» Data for review:
________________________________________

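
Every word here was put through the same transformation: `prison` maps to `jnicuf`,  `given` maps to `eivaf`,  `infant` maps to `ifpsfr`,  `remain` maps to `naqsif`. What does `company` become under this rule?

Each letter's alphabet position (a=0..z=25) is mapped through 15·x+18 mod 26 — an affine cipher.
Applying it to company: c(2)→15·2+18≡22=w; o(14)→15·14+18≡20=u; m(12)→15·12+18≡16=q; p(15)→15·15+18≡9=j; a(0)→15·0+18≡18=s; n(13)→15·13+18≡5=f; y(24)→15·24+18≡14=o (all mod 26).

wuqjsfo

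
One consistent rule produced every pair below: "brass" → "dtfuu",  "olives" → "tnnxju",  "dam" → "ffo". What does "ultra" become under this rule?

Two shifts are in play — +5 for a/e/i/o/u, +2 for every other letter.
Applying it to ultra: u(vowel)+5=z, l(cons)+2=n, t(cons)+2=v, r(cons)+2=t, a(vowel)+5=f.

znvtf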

________________________________________

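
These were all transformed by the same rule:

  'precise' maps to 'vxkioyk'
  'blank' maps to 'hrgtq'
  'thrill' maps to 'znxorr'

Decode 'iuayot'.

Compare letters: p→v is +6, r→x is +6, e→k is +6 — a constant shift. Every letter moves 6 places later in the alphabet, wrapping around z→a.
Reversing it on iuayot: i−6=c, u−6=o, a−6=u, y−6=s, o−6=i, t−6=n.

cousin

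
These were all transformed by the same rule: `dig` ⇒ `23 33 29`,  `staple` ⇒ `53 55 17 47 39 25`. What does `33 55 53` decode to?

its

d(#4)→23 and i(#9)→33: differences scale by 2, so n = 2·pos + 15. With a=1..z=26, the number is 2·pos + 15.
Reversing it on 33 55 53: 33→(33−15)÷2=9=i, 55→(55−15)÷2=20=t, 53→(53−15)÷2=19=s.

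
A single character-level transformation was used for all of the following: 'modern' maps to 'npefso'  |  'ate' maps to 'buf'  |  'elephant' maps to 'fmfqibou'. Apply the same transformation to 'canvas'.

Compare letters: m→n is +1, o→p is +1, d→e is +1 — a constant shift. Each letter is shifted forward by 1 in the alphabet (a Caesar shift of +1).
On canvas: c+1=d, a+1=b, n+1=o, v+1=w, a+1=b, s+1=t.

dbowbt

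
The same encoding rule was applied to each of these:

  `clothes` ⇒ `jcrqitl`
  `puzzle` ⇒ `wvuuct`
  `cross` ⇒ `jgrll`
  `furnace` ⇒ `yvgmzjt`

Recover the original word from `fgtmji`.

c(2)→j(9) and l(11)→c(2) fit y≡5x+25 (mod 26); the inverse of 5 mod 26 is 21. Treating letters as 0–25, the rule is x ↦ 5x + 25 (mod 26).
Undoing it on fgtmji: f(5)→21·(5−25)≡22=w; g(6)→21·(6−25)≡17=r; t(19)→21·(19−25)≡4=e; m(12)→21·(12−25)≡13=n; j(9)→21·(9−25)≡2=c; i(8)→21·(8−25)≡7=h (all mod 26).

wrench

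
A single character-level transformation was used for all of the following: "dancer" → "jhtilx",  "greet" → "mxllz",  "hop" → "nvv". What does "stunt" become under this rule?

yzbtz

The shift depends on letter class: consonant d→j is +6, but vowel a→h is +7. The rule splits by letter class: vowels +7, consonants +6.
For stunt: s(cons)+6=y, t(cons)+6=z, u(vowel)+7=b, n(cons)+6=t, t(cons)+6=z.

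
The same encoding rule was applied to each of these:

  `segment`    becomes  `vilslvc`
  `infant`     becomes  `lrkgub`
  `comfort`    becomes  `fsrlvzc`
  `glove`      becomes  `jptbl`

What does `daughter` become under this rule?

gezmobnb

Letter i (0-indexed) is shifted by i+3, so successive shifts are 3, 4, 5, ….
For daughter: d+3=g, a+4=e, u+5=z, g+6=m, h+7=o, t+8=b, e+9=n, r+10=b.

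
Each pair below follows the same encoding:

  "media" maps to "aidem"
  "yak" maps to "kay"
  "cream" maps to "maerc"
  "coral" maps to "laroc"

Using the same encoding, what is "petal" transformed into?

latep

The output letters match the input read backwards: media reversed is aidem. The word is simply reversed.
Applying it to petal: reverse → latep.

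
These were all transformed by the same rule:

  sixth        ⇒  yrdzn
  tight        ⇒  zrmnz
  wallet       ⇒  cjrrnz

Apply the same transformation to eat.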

________________________________________

» What this task involves: Your answer should be only a number: how many lines of the data above contain the string "becomes"?

» Response to this exercise: 4